- DESCRIPTION OF THE TASK -
Repeat the lines of the data that follow, please, starting at the first and stopping after the one with "carry grow go".

(Stored data entries)
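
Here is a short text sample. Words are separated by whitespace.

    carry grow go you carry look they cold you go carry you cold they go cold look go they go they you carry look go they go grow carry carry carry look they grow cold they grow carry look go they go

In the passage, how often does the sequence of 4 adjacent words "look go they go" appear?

Scanning the 39 overlapping 4-gram windows for "look go they go":
  position 17–20: look go they go
  position 24–27: look go they go
  position 39–42: look go they go

3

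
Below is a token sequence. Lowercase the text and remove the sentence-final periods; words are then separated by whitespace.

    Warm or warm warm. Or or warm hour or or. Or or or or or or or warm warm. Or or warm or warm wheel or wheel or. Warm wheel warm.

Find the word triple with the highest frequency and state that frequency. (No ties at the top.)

"or or or", 7 times

Trigram frequencies (highest first):
  or or or: 7
  or or warm: 3
  warm or warm: 2
  or warm warm: 2
  warm warm or: 2
  warm or or: 2
  … (10 more, each ≤ 2)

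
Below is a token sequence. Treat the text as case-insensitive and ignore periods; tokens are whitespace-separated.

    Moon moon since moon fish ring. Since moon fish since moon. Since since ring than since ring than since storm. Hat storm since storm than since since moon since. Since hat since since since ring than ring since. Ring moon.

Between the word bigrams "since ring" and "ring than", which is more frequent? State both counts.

"since ring": 4 occurrences
"ring than": 3 occurrences

"since ring" (4 vs 3)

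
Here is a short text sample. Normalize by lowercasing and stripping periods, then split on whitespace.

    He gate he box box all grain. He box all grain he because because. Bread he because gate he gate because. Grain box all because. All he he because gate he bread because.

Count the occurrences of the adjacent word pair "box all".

Scanning the 32 overlapping bigram windows for "box all":
  position 5–6: box all
  position 9–10: box all
  position 23–24: box all

3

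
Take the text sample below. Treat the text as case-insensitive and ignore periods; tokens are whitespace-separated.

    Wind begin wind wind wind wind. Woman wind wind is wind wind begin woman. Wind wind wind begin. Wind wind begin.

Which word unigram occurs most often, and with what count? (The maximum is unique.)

"wind", 14 times

Unigram frequencies (highest first):
  wind: 14
  begin: 4
  woman: 2
  is: 1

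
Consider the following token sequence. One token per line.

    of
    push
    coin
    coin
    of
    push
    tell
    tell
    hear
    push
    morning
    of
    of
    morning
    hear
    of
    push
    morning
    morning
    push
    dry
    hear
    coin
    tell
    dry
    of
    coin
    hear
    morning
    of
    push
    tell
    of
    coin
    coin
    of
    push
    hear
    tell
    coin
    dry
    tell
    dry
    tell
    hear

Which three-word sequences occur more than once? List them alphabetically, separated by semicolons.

Trigram counts meeting the condition (more than once):
  coin coin of: 2
  coin of push: 2
  of push tell: 2

coin coin of; coin of push; of push tell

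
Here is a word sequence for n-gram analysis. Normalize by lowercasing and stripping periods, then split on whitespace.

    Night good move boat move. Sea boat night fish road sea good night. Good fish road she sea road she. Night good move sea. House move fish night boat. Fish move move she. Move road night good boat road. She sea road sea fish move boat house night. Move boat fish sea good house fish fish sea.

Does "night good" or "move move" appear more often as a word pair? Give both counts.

"night good" (4 vs 1)

"night good": 4 occurrences
"move move": 1 occurrence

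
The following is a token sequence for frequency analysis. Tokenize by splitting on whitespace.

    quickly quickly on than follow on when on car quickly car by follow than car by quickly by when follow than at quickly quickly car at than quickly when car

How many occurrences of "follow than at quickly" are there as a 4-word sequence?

Scanning the 27 overlapping 4-gram windows for "follow than at quickly":
  position 20–23: follow than at quickly

1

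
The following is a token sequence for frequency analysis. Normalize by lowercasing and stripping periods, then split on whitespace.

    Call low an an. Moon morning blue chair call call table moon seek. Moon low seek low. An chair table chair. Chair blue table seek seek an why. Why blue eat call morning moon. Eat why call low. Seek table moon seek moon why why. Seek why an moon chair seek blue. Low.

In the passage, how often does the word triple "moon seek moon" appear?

Scanning the 51 overlapping trigram windows for "moon seek moon":
  position 12–14: moon seek moon
  position 41–43: moon seek moon

2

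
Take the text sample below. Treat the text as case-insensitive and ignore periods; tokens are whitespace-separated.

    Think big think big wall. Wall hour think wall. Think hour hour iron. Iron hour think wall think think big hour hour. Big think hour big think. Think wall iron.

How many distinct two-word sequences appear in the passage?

17

30 tokens → 29 bigram windows in total.
Repeated bigrams (each contributes count−1 duplicates):
  big think: 3
  think big: 3
  think wall: 3
  hour big: 2
  hour hour: 2
  hour think: 2
  think hour: 2
  think think: 2
  … (1 more repeated)
12 duplicate windows → 29 − 12 = 17 distinct.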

- ANSWER -
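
Here is a short text sample. Words are separated by whitespace.

    carry grow go you carry look they cold you go carry you cold they go cold look go they go they you carry look go they go grow carry carry carry look they grow cold they grow carry look go they go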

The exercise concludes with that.